- _Extracted data_
- Opening Delimiter -

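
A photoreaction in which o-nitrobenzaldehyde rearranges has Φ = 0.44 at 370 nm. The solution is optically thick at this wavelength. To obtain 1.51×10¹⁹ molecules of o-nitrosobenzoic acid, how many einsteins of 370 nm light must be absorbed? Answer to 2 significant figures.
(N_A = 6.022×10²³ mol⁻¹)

5.7×10⁻⁵ einstein

Product: 1.51×10¹⁹ / 6.022×10²³ = 2.507×10⁻⁵ mol.
Photons that must be absorbed: 2.507×10⁻⁵ / 0.44 = 5.698×10⁻⁵ mol.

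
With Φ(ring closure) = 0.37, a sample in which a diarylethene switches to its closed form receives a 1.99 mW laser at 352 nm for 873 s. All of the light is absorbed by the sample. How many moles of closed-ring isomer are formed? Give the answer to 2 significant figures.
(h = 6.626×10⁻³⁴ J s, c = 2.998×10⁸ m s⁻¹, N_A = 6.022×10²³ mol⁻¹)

1.9×10⁻⁶ mol

Photon energy at 352 nm: hc/λ = (6.626×10⁻³⁴)(2.998×10⁸)/(352×10⁻⁹) = 5.643×10⁻¹⁹ J.
Energy delivered: (1.99 mW)(873 s) = 1.737 J.
Photons incident: 1.737 / 5.643×10⁻¹⁹ = 3.078×10¹⁸, i.e. 3.078×10¹⁸/6.022×10²³ = 5.111×10⁻⁶ mol.
Product: Φ × n_abs = 0.37 × 5.111×10⁻⁶ = 1.891×10⁻⁶ mol.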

- Closing Delimiter -

- _Try it_
Show every line from the entries above in which the word "figures" appears.

- _Exercise solution_
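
A photoreaction in which o-nitrobenzaldehyde rearranges has Φ = 0.44 at 370 nm. The solution is optically thick at this wavelength. To obtain 1.51×10¹⁹ molecules of o-nitrosobenzoic acid, how many einsteins of 370 nm light must be absorbed? Answer to 2 significant figures.
With Φ(ring closure) = 0.37, a sample in which a diarylethene switches to its closed form receives a 1.99 mW laser at 352 nm for 873 s. All of the light is absorbed by the sample. How many moles of closed-ring isomer are formed? Give the answer to 2 significant figures.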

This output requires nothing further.